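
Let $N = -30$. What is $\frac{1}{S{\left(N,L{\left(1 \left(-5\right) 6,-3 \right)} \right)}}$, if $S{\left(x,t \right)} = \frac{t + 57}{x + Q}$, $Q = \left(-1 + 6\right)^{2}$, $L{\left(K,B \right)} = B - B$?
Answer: $- \frac{5}{57} \approx -0.087719$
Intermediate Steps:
$L{\left(K,B \right)} = 0$
$Q = 25$ ($Q = 5^{2} = 25$)
$S{\left(x,t \right)} = \frac{57 + t}{25 + x}$ ($S{\left(x,t \right)} = \frac{t + 57}{x + 25} = \frac{57 + t}{25 + x}$)
$\frac{1}{S{\left(N,L{\left(1 \left(-5\right) 6,-3 \right)} \right)}} = \frac{1}{\frac{1}{25 - 30} \left(57 + 0\right)} = \frac{1}{\frac{1}{-5} \cdot 57} = \frac{1}{\left(- \frac{1}{5}\right) 57} = \frac{1}{- \frac{57}{5}} = - \frac{5}{57}$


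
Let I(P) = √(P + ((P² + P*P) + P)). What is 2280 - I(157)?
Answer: 2280 - 2*√12403 ≈ 2057.3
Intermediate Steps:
I(P) = √(2*P + 2*P²) (I(P) = √(P + ((P² + P²) + P)) = √(P + (2*P² + P)) = √(P + (P + 2*P²)) = √(2*P + 2*P²))
2280 - I(157) = 2280 - √2*√(157*(1 + 157)) = 2280 - √2*√(157*158) = 2280 - √2*√24806 = 2280 - 2*√12403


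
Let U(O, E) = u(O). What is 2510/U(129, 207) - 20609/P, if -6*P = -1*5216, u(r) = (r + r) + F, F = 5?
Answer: -9714421/685904 ≈ -14.163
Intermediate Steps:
u(r) = 5 + 2*r (u(r) = (r + r) + 5 = 2*r + 5 = 5 + 2*r)
U(O, E) = 5 + 2*O
P = 2608/3 (P = -(-1)*5216/6 = -⅙*(-5216) = 2608/3 ≈ 869.33)
2510/U(129, 207) - 20609/P = 2510/(5 + 2*129) - 20609/2608/3 = 2510/(5 + 258) - 20609*3/2608 = 2510/263 - 61827/2608 = -9714421/685904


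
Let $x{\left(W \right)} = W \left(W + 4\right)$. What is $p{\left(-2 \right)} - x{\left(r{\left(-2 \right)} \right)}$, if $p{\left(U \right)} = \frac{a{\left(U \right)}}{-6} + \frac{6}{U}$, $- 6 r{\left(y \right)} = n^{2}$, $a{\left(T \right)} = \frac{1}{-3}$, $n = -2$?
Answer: $- \frac{13}{18} \approx -0.72222$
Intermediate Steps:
$a{\left(T \right)} = - \frac{1}{3}$
$r{\left(y \right)} = - \frac{2}{3}$ ($r{\left(y \right)} = - \frac{\left(-2\right)^{2}}{6} = \left(- \frac{1}{6}\right) 4 = - \frac{2}{3}$)
$p{\left(U \right)} = \frac{1}{18} + \frac{6}{U}$ ($p{\left(U \right)} = - \frac{1}{3 \left(-6\right)} + \frac{6}{U} = \left(- \frac{1}{3}\right) \left(- \frac{1}{6}\right) + \frac{6}{U} = \frac{1}{18} + \frac{6}{U}$)
$x{\left(W \right)} = W \left(4 + W\right)$
$p{\left(-2 \right)} - x{\left(r{\left(-2 \right)} \right)} = \frac{108 - 2}{18 \left(-2\right)} - - \frac{2 \left(4 - \frac{2}{3}\right)}{3} = \frac{1}{18} \left(- \frac{1}{2}\right) 106 - \left(- \frac{2}{3}\right) \frac{10}{3} = - \frac{53}{18} - - \frac{20}{9} = - \frac{53}{18} + \frac{20}{9} = - \frac{13}{18}$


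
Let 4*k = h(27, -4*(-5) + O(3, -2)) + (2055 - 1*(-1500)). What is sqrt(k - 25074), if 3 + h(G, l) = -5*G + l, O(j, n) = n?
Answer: I*sqrt(96861)/2 ≈ 155.61*I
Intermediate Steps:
h(G, l) = -3 + l - 5*G (h(G, l) = -3 + (-5*G + l) = -3 + (l - 5*G) = -3 + l - 5*G)
k = 3435/4 (k = ((-3 + (-4*(-5) - 2) - 5*27) + (2055 - 1*(-1500)))/4 = ((-3 + (20 - 2) - 135) + (2055 + 1500))/4 = ((-3 + 18 - 135) + 3555)/4 = (-120 + 3555)/4 = (1/4)*3435 = 3435/4 ≈ 858.75)
sqrt(k - 25074) = sqrt(3435/4 - 25074) = sqrt(-96861/4) = I*sqrt(96861)/2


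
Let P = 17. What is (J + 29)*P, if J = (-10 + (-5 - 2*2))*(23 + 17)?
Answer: -12427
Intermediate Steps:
J = -760 (J = (-10 + (-5 - 4))*40 = (-10 - 9)*40 = -19*40 = -760)
(J + 29)*P = (-760 + 29)*17 = -731*17 = -12427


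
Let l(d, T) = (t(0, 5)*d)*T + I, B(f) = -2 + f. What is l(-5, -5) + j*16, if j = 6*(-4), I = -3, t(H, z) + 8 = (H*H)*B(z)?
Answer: -587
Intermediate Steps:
t(H, z) = -8 + H²*(-2 + z) (t(H, z) = -8 + (H*H)*(-2 + z) = -8 + H²*(-2 + z))
l(d, T) = -3 - 8*T*d (l(d, T) = ((-8 + 0²*(-2 + 5))*d)*T - 3 = ((-8 + 0*3)*d)*T - 3 = ((-8 + 0)*d)*T - 3 = (-8*d)*T - 3 = -8*T*d - 3 = -3 - 8*T*d)
j = -24
l(-5, -5) + j*16 = (-3 - 8*(-5)*(-5)) - 24*16 = (-3 - 200) - 384 = -203 - 384 = -587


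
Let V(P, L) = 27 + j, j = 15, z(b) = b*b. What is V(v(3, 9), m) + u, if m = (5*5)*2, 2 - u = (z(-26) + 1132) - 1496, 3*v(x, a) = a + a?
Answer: -268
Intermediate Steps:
z(b) = b²
v(x, a) = 2*a/3 (v(x, a) = (a + a)/3 = (2*a)/3 = 2*a/3)
u = -310 (u = 2 - (((-26)² + 1132) - 1496) = 2 - ((676 + 1132) - 1496) = 2 - (1808 - 1496) = 2 - 1*312 = 2 - 312 = -310)
m = 50 (m = 25*2 = 50)
V(P, L) = 42 (V(P, L) = 27 + 15 = 42)
V(v(3, 9), m) + u = 42 - 310 = -268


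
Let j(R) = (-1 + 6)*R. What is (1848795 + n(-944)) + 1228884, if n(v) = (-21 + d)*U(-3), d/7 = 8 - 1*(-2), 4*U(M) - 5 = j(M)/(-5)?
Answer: 3077777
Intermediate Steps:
j(R) = 5*R
U(M) = 5/4 - M/4 (U(M) = 5/4 + ((5*M)/(-5))/4 = 5/4 + ((5*M)*(-1/5))/4 = 5/4 + (-M)/4 = 5/4 - M/4)
d = 70 (d = 7*(8 - 1*(-2)) = 7*(8 + 2) = 7*10 = 70)
n(v) = 98 (n(v) = (-21 + 70)*(5/4 - 1/4*(-3)) = 49*(5/4 + 3/4) = 49*2 = 98)
(1848795 + n(-944)) + 1228884 = (1848795 + 98) + 1228884 = 1848893 + 1228884 = 3077777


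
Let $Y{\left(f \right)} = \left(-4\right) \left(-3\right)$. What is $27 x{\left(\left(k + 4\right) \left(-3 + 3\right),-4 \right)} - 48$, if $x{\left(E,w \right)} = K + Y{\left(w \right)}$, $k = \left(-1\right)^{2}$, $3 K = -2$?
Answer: $258$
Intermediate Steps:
$K = - \frac{2}{3}$ ($K = \frac{1}{3} \left(-2\right) = - \frac{2}{3} \approx -0.66667$)
$Y{\left(f \right)} = 12$
$k = 1$
$x{\left(E,w \right)} = \frac{34}{3}$ ($x{\left(E,w \right)} = - \frac{2}{3} + 12 = \frac{34}{3}$)
$27 x{\left(\left(k + 4\right) \left(-3 + 3\right),-4 \right)} - 48 = 27 \cdot \frac{34}{3} - 48 = 306 - 48 = 258$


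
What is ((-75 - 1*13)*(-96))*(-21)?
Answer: -177408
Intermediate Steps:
((-75 - 1*13)*(-96))*(-21) = ((-75 - 13)*(-96))*(-21) = -88*(-96)*(-21) = 8448*(-21) = -177408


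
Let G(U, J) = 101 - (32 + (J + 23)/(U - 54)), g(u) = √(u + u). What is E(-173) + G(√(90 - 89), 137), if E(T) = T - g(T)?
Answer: -5352/53 - I*√346 ≈ -100.98 - 18.601*I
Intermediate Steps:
g(u) = √2*√u (g(u) = √(2*u) = √2*√u)
E(T) = T - √2*√T
G(U, J) = 69 - (23 + J)/(-54 + U) (G(U, J) = 101 - (32 + (23 + J)/(-54 + U)) = 101 + (-32 - (23 + J)/(-54 + U)) = 69 - (23 + J)/(-54 + U))
E(-173) + G(√(90 - 89), 137) = (-173 - √2*√(-173)) + (-3749 - 1*137 + 69*√(90 - 89))/(-54 + √(90 - 89)) = (-173 - √2*I*√173) + (-3749 - 137 + 69*√1)/(-54 + √1) = (-173 - I*√346) + (-3749 - 137 + 69*1)/(-54 + 1) = (-173 - I*√346) + (-3749 - 137 + 69)/(-53) = (-173 - I*√346) - 1/53*(-3817) = (-173 - I*√346) + 3817/53 = -5352/53 - I*√346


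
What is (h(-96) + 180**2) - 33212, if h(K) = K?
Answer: -908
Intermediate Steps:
(h(-96) + 180**2) - 33212 = (-96 + 180**2) - 33212 = (-96 + 32400) - 33212 = 32304 - 33212 = -908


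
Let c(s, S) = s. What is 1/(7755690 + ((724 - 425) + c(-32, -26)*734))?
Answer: 1/7732501 ≈ 1.2932e-7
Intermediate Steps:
1/(7755690 + ((724 - 425) + c(-32, -26)*734)) = 1/(7755690 + ((724 - 425) - 32*734)) = 1/(7755690 + (299 - 23488)) = 1/(7755690 - 23189) = 1/7732501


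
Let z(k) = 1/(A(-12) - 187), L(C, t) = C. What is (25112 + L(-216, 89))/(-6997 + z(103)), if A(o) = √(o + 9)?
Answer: -6092033050816/1712162107627 + 24896*I*√3/1712162107627 ≈ -3.5581 + 2.5185e-8*I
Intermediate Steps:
A(o) = √(9 + o)
z(k) = 1/(-187 + I*√3) (z(k) = 1/(√(9 - 12) - 187) = 1/(√(-3) - 187) = 1/(I*√3 - 187) = 1/(-187 + I*√3))
(25112 + L(-216, 89))/(-6997 + z(103)) = (25112 - 216)/(-6997 + (-187/34972 - I*√3/34972)) = 24896/(-244699271/34972 - I*√3/34972)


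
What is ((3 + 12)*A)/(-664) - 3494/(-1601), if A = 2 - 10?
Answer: 314017/132883 ≈ 2.3631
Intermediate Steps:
A = -8
((3 + 12)*A)/(-664) - 3494/(-1601) = ((3 + 12)*(-8))/(-664) - 3494/(-1601) = (15*(-8))*(-1/664) - 3494*(-1/1601) = -120*(-1/664) + 3494/1601 = 15/83 + 3494/1601 = 314017/132883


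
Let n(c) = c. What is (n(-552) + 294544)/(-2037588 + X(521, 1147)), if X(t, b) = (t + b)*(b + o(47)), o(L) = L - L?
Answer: -36749/15549 ≈ -2.3634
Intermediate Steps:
o(L) = 0
X(t, b) = b*(b + t) (X(t, b) = (t + b)*(b + 0) = (b + t)*b = b*(b + t))
(n(-552) + 294544)/(-2037588 + X(521, 1147)) = (-552 + 294544)/(-2037588 + 1147*(1147 + 521)) = 293992/(-2037588 + 1147*1668) = 293992/(-2037588 + 1913196) = 293992/(-124392) = 293992*(-1/124392) = -36749/15549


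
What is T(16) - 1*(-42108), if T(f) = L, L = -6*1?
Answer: 42102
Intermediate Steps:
L = -6
T(f) = -6
T(16) - 1*(-42108) = -6 - 1*(-42108) = -6 + 42108 = 42102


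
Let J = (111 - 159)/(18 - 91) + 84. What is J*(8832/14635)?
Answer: 10916352/213671 ≈ 51.090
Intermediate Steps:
J = 6180/73 (J = -48/(-73) + 84 = -48*(-1/73) + 84 = 48/73 + 84 = 6180/73 ≈ 84.657)
J*(8832/14635) = 6180*(8832/14635)/73 = 6180*(8832*(1/14635))/73 = (6180/73)*(8832/14635) = 10916352/213671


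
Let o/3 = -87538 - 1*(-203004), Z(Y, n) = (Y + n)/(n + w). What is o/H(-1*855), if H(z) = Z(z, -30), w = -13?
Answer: 4965038/295 ≈ 16831.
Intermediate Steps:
Z(Y, n) = (Y + n)/(-13 + n) (Z(Y, n) = (Y + n)/(n - 13) = (Y + n)/(-13 + n))
H(z) = 30/43 - z/43 (H(z) = (z - 30)/(-13 - 30) = (-30 + z)/(-43) = -(-30 + z)/43 = 30/43 - z/43)
o = 346398 (o = 3*(-87538 - 1*(-203004)) = 3*(-87538 + 203004) = 3*115466 = 346398)
o/H(-1*855) = 346398/(30/43 - (-1)*855/43) = 346398/(30/43 - 1/43*(-855)) = 346398/(30/43 + 855/43) = 346398/(885/43) = 346398*(43/885) = 4965038/295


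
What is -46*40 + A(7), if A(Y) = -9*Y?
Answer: -1903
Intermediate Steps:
-46*40 + A(7) = -46*40 - 9*7 = -1840 - 63 = -1903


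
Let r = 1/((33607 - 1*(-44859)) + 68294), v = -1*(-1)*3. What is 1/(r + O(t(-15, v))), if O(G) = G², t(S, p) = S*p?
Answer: 146760/297189001 ≈ 0.00049383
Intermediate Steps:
v = 3 (v = 1*3 = 3)
r = 1/146760 (r = 1/((33607 + 44859) + 68294) = 1/(78466 + 68294) = 1/146760 ≈ 6.8138e-6)
1/(r + O(t(-15, v))) = 1/(1/146760 + (-15*3)²) = 1/(1/146760 + (-45)²) = 1/(1/146760 + 2025) = 1/(297189001/146760) = 146760/297189001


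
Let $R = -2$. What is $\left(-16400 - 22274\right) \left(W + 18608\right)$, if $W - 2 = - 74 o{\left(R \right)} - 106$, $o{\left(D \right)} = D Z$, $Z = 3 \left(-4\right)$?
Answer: $-646938672$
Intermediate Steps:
$Z = -12$
$o{\left(D \right)} = - 12 D$ ($o{\left(D \right)} = D \left(-12\right) = - 12 D$)
$W = -1880$ ($W = 2 - \left(106 + 74 \left(\left(-12\right) \left(-2\right)\right)\right) = 2 - 1882 = -1880$)
$\left(-16400 - 22274\right) \left(W + 18608\right) = \left(-16400 - 22274\right) \left(-1880 + 18608\right) = \left(-38674\right) 16728 = -646938672$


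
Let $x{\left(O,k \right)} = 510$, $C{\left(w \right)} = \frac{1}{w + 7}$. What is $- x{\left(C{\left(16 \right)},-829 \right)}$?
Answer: $-510$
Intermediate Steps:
$C{\left(w \right)} = \frac{1}{7 + w}$
$- x{\left(C{\left(16 \right)},-829 \right)} = \left(-1\right) 510 = -510$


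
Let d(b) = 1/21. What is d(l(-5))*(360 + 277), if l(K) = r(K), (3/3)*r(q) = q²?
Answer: 91/3 ≈ 30.333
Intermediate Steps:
r(q) = q²
l(K) = K²
d(b) = 1/21
d(l(-5))*(360 + 277) = (360 + 277)/21 = (1/21)*637 = 91/3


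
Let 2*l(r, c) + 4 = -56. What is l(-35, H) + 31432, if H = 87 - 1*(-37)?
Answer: 31402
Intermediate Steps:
H = 124 (H = 87 + 37 = 124)
l(r, c) = -30 (l(r, c) = -2 + (½)*(-56) = -2 - 28 = -30)
l(-35, H) + 31432 = -30 + 31432 = 31402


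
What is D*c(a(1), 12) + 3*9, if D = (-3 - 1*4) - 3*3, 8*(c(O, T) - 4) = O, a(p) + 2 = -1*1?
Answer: -31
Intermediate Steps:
a(p) = -3 (a(p) = -2 - 1*1 = -2 - 1 = -3)
c(O, T) = 4 + O/8
D = -16 (D = (-3 - 4) - 9 = -7 - 9 = -16)
D*c(a(1), 12) + 3*9 = -16*(4 + (1/8)*(-3)) + 3*9 = -16*(4 - 3/8) + 27 = -16*29/8 + 27 = -58 + 27 = -31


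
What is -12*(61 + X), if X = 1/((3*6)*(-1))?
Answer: -2194/3 ≈ -731.33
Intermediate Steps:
X = -1/18 (X = 1/(18*(-1)) = 1/(-18) = -1/18 ≈ -0.055556)
-12*(61 + X) = -12*(61 - 1/18) = -12*1097/18 = -2194/3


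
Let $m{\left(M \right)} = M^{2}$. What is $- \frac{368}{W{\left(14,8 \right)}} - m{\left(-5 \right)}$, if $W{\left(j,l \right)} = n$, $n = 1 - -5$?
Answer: $- \frac{259}{3} \approx -86.333$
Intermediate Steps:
$n = 6$ ($n = 1 + 5 = 6$)
$W{\left(j,l \right)} = 6$
$- \frac{368}{W{\left(14,8 \right)}} - m{\left(-5 \right)} = - \frac{368}{6} - \left(-5\right)^{2} = \left(-368\right) \frac{1}{6} - 25 = - \frac{184}{3} - 25 = - \frac{259}{3}$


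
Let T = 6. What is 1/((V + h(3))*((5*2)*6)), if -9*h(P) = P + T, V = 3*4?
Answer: 1/660 ≈ 0.0015152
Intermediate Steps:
V = 12
h(P) = -⅔ - P/9 (h(P) = -(P + 6)/9 = -(6 + P)/9 = -⅔ - P/9)
1/((V + h(3))*((5*2)*6)) = 1/((12 + (-⅔ - ⅑*3))*((5*2)*6)) = 1/((12 + (-⅔ - ⅓))*(10*6)) = 1/((12 - 1)*60) = 1/(11*60) = 1/660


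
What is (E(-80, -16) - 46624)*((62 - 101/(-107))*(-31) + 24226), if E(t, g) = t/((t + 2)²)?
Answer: -169018893796228/162747 ≈ -1.0385e+9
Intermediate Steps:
E(t, g) = t/(2 + t)² (E(t, g) = t/((2 + t)²) = t/(2 + t)²)
(E(-80, -16) - 46624)*((62 - 101/(-107))*(-31) + 24226) = (-80/(2 - 80)² - 46624)*((62 - 101/(-107))*(-31) + 24226) = (-80/(-78)² - 46624)*((62 - 101*(-1/107))*(-31) + 24226) = (-80*1/6084 - 46624)*((62 + 101/107)*(-31) + 24226) = (-20/1521 - 46624)*((6735/107)*(-31) + 24226) = -70915124*(-208785/107 + 24226)/1521 = -70915124/1521*2383397/107 = -169018893796228/162747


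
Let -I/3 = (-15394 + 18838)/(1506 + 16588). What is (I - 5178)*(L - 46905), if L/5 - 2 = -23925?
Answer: 7801550588640/9047 ≈ 8.6234e+8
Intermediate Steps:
L = -119615 (L = 10 + 5*(-23925) = 10 - 119625 = -119615)
I = -5166/9047 (I = -3*(-15394 + 18838)/(1506 + 16588) = -10332/18094 = -3*1722/9047 = -5166/9047 ≈ -0.57102)
(I - 5178)*(L - 46905) = (-5166/9047 - 5178)*(-119615 - 46905) = -46850532/9047*(-166520) = 7801550588640/9047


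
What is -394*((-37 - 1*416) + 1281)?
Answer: -326232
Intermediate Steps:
-394*((-37 - 1*416) + 1281) = -394*((-37 - 416) + 1281) = -394*(-453 + 1281) = -394*828 = -326232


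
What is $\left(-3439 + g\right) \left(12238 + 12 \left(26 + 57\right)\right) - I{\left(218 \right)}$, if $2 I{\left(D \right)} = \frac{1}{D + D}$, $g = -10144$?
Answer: $- \frac{156748471985}{872} \approx -1.7976 \cdot 10^{8}$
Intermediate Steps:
$I{\left(D \right)} = \frac{1}{4 D}$ ($I{\left(D \right)} = \frac{1}{2 \left(D + D\right)} = \frac{1}{2 \cdot 2 D} = \frac{\frac{1}{2} \frac{1}{D}}{2} = \frac{1}{4 D}$)
$\left(-3439 + g\right) \left(12238 + 12 \left(26 + 57\right)\right) - I{\left(218 \right)} = \left(-3439 - 10144\right) \left(12238 + 12 \left(26 + 57\right)\right) - \frac{1}{4 \cdot 218} = - 13583 \left(12238 + 12 \cdot 83\right) - \frac{1}{4} \cdot \frac{1}{218} = - 13583 \left(12238 + 996\right) - \frac{1}{872} = \left(-13583\right) 13234 - \frac{1}{872} = -179757422 - \frac{1}{872} = - \frac{156748471985}{872}$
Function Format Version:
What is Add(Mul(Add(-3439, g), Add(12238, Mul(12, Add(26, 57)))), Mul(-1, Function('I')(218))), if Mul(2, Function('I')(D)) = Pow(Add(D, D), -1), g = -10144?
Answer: Rational(-156748471985, 872) ≈ -1.7976e+8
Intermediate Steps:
Function('I')(D) = Mul(Rational(1, 4), Pow(D, -1)) (Function('I')(D) = Mul(Rational(1, 2), Pow(Add(D, D), -1)) = Mul(Rational(1, 2), Pow(Mul(2, D), -1)) = Mul(Rational(1, 2), Mul(Rational(1, 2), Pow(D, -1))) = Mul(Rational(1, 4), Pow(D, -1)))
Add(Mul(Add(-3439, g), Add(12238, Mul(12, Add(26, 57)))), Mul(-1, Function('I')(218))) = Add(Mul(Add(-3439, -10144), Add(12238, Mul(12, Add(26, 57)))), Mul(-1, Mul(Rational(1, 4), Pow(218, -1)))) = Add(Mul(-13583, Add(12238, Mul(12, 83))), Mul(-1, Mul(Rational(1, 4), Rational(1, 218)))) = Add(Mul(-13583, Add(12238, 996)), Mul(-1, Rational(1, 872))) = Add(Mul(-13583, 13234), Rational(-1, 872)) = Add(-179757422, Rational(-1, 872)) = Rational(-156748471985, 872)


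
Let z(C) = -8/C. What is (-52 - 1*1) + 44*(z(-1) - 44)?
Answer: -1637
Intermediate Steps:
(-52 - 1*1) + 44*(z(-1) - 44) = (-52 - 1*1) + 44*(-8/(-1) - 44) = (-52 - 1) + 44*(-8*(-1) - 44) = -53 + 44*(8 - 44) = -53 + 44*(-36) = -53 - 1584 = -1637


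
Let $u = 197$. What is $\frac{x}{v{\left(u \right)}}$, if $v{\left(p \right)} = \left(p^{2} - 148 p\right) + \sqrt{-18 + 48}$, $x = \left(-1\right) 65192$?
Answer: $- \frac{629298376}{93180379} + \frac{65192 \sqrt{30}}{93180379} \approx -6.7497$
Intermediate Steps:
$x = -65192$
$v{\left(p \right)} = \sqrt{30} + p^{2} - 148 p$ ($v{\left(p \right)} = \left(p^{2} - 148 p\right) + \sqrt{30} = \sqrt{30} + p^{2} - 148 p$)
$\frac{x}{v{\left(u \right)}} = - \frac{65192}{\sqrt{30} + 197^{2} - 29156} = - \frac{65192}{\sqrt{30} + 38809 - 29156} = - \frac{65192}{9653 + \sqrt{30}}$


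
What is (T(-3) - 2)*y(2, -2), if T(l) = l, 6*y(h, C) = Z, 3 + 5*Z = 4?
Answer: -⅙ ≈ -0.16667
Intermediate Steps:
Z = ⅕ (Z = -⅗ + (⅕)*4 = -⅗ + ⅘ = ⅕ ≈ 0.20000)
y(h, C) = 1/30 (y(h, C) = (⅙)*(⅕) = 1/30)
(T(-3) - 2)*y(2, -2) = (-3 - 2)*(1/30) = -5*1/30 = -⅙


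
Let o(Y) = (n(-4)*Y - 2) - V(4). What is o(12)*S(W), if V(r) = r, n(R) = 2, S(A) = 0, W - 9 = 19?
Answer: 0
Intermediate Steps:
W = 28 (W = 9 + 19 = 28)
o(Y) = -6 + 2*Y (o(Y) = (2*Y - 2) - 1*4 = (-2 + 2*Y) - 4 = -6 + 2*Y)
o(12)*S(W) = (-6 + 2*12)*0 = (-6 + 24)*0 = 18*0 = 0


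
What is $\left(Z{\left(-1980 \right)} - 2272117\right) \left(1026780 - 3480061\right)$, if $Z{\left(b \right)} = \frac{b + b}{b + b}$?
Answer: $5574139012596$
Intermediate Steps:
$Z{\left(b \right)} = 1$ ($Z{\left(b \right)} = \frac{2 b}{2 b} = 2 b \frac{1}{2 b} = 1$)
$\left(Z{\left(-1980 \right)} - 2272117\right) \left(1026780 - 3480061\right) = \left(1 - 2272117\right) \left(1026780 - 3480061\right) = \left(-2272116\right) \left(-2453281\right) = 5574139012596$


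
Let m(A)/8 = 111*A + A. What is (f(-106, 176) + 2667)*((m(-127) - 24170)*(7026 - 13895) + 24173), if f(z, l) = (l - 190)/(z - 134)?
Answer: 303303789522097/120 ≈ 2.5275e+12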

* What is being asked
Output should match, line for line, the stretch of the material above from the line holding "Answer: -326232" through the line holding "Answer: -1637".

* Task answer
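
Answer: -326232
Intermediate Steps:
-394*((-37 - 1*416) + 1281) = -394*((-37 - 416) + 1281) = -394*(-453 + 1281) = -394*828 = -326232


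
What is $\left(-3439 + g\right) \left(12238 + 12 \left(26 + 57\right)\right) - I{\left(218 \right)}$, if $2 I{\left(D \right)} = \frac{1}{D + D}$, $g = -10144$?
Answer: $- \frac{156748471985}{872} \approx -1.7976 \cdot 10^{8}$
Intermediate Steps:
$I{\left(D \right)} = \frac{1}{4 D}$ ($I{\left(D \right)} = \frac{1}{2 \left(D + D\right)} = \frac{1}{2 \cdot 2 D} = \frac{\frac{1}{2} \frac{1}{D}}{2} = \frac{1}{4 D}$)
$\left(-3439 + g\right) \left(12238 + 12 \left(26 + 57\right)\right) - I{\left(218 \right)} = \left(-3439 - 10144\right) \left(12238 + 12 \left(26 + 57\right)\right) - \frac{1}{4 \cdot 218} = - 13583 \left(12238 + 12 \cdot 83\right) - \frac{1}{4} \cdot \frac{1}{218} = - 13583 \left(12238 + 996\right) - \frac{1}{872} = \left(-13583\right) 13234 - \frac{1}{872} = -179757422 - \frac{1}{872} = - \frac{156748471985}{872}$
Function Format Version:
What is Add(Mul(Add(-3439, g), Add(12238, Mul(12, Add(26, 57)))), Mul(-1, Function('I')(218))), if Mul(2, Function('I')(D)) = Pow(Add(D, D), -1), g = -10144?
Answer: Rational(-156748471985, 872) ≈ -1.7976e+8
Intermediate Steps:
Function('I')(D) = Mul(Rational(1, 4), Pow(D, -1)) (Function('I')(D) = Mul(Rational(1, 2), Pow(Add(D, D), -1)) = Mul(Rational(1, 2), Pow(Mul(2, D), -1)) = Mul(Rational(1, 2), Mul(Rational(1, 2), Pow(D, -1))) = Mul(Rational(1, 4), Pow(D, -1)))
Add(Mul(Add(-3439, g), Add(12238, Mul(12, Add(26, 57)))), Mul(-1, Function('I')(218))) = Add(Mul(Add(-3439, -10144), Add(12238, Mul(12, Add(26, 57)))), Mul(-1, Mul(Rational(1, 4), Pow(218, -1)))) = Add(Mul(-13583, Add(12238, Mul(12, 83))), Mul(-1, Mul(Rational(1, 4), Rational(1, 218)))) = Add(Mul(-13583, Add(12238, 996)), Mul(-1, Rational(1, 872))) = Add(Mul(-13583, 13234), Rational(-1, 872)) = Add(-179757422, Rational(-1, 872)) = Rational(-156748471985, 872)


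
Let z(C) = -8/C. What is (-52 - 1*1) + 44*(z(-1) - 44)?
Answer: -1637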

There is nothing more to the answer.